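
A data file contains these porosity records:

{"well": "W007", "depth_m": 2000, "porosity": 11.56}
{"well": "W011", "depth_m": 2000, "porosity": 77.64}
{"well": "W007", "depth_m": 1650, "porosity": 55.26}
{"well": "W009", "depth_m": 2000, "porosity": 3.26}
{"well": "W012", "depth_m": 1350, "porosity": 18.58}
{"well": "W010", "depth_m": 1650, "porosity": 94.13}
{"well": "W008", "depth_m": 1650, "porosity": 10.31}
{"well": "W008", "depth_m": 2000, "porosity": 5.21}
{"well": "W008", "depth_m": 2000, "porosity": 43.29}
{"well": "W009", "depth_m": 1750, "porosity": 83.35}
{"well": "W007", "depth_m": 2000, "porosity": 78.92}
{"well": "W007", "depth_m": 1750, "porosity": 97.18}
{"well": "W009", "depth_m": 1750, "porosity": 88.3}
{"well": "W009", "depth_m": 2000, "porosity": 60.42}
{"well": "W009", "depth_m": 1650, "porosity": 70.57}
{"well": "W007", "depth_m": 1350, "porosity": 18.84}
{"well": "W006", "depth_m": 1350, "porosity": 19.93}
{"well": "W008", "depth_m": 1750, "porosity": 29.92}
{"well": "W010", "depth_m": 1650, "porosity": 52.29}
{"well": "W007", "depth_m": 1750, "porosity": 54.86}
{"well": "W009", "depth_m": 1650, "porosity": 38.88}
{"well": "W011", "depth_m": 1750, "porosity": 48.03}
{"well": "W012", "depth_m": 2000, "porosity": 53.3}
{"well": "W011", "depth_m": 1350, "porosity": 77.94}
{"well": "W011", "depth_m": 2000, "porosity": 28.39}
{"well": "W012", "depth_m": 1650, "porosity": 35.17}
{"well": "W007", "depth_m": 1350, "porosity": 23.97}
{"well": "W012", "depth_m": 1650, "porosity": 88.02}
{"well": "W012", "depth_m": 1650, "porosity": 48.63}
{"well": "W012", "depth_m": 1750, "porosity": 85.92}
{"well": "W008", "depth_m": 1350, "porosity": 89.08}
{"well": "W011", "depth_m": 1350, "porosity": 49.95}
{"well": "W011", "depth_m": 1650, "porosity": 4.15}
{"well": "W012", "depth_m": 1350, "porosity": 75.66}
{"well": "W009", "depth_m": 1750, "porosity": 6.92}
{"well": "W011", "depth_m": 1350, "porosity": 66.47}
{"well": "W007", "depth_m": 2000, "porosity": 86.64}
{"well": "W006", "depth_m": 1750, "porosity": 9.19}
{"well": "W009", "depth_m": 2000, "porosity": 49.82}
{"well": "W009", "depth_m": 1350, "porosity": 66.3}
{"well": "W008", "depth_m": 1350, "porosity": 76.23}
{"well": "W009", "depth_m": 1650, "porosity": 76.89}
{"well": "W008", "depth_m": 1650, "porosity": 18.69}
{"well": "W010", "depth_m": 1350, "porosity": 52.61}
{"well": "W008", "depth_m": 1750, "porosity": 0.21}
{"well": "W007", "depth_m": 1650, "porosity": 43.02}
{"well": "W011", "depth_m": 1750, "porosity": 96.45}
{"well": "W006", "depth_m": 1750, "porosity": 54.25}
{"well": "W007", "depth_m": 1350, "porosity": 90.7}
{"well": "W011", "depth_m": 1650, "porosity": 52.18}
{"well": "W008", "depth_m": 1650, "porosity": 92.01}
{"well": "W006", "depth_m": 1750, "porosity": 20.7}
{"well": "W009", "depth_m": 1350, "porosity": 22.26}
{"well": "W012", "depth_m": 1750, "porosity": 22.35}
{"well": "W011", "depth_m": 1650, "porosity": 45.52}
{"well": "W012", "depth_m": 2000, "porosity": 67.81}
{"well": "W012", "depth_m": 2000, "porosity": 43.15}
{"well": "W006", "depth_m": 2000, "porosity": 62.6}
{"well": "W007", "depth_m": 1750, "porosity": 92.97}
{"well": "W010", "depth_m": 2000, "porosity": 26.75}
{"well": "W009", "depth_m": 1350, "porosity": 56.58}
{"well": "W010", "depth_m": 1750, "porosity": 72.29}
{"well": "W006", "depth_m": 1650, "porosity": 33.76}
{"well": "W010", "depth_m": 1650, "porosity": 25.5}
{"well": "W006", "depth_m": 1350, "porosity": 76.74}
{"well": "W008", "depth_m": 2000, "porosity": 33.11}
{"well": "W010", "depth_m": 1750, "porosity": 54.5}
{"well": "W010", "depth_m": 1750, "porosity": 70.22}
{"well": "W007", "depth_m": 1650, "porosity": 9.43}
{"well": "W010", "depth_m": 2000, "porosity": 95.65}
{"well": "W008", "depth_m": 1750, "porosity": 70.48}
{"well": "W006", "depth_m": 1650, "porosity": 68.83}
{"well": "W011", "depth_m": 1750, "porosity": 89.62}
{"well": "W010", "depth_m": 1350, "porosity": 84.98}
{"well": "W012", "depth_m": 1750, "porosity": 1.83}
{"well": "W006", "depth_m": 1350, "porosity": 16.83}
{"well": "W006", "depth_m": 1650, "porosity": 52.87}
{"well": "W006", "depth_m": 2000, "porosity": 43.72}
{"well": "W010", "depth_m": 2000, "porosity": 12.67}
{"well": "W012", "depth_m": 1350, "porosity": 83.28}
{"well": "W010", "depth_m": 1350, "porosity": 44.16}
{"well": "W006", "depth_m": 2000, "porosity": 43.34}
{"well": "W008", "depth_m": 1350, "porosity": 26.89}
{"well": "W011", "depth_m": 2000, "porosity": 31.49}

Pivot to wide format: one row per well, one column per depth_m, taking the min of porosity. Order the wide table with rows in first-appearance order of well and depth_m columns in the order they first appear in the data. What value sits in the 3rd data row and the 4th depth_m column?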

# # # # #

Work instruction> Look through the material for "data". Copy each line that has it.

Answer below>
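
A data file contains these porosity records:
Pivot to wide format: one row per well, one column per depth_m, taking the min of porosity. Order the wide table with rows in first-appearance order of well and depth_m columns in the order they first appear in the data. What value sits in the 3rd data row and the 4th depth_m column?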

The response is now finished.